____ Stored data
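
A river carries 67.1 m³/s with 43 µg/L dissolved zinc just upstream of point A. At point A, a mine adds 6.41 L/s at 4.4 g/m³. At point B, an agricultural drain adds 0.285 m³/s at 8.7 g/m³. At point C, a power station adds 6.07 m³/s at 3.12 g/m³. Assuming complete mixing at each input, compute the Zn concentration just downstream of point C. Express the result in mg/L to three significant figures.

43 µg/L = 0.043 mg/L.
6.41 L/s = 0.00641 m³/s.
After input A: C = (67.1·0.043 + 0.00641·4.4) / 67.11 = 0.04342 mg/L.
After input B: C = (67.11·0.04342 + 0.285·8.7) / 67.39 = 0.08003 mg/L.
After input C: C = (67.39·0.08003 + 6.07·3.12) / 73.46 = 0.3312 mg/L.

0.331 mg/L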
________
Brief -> Transcribe all of the entries without altering anything.

Answer to the problem ->
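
A river carries 67.1 m³/s with 43 µg/L dissolved zinc just upstream of point A. At point A, a mine adds 6.41 L/s at 4.4 g/m³. At point B, an agricultural drain adds 0.285 m³/s at 8.7 g/m³. At point C, a power station adds 6.07 m³/s at 3.12 g/m³. Assuming complete mixing at each input, compute the Zn concentration just downstream of point C. Express the result in mg/L to three significant figures.

43 µg/L = 0.043 mg/L.
6.41 L/s = 0.00641 m³/s.
After input A: C = (67.1·0.043 + 0.00641·4.4) / 67.11 = 0.04342 mg/L.
After input B: C = (67.11·0.04342 + 0.285·8.7) / 67.39 = 0.08003 mg/L.
After input C: C = (67.39·0.08003 + 6.07·3.12) / 73.46 = 0.3312 mg/L.

0.331 mg/L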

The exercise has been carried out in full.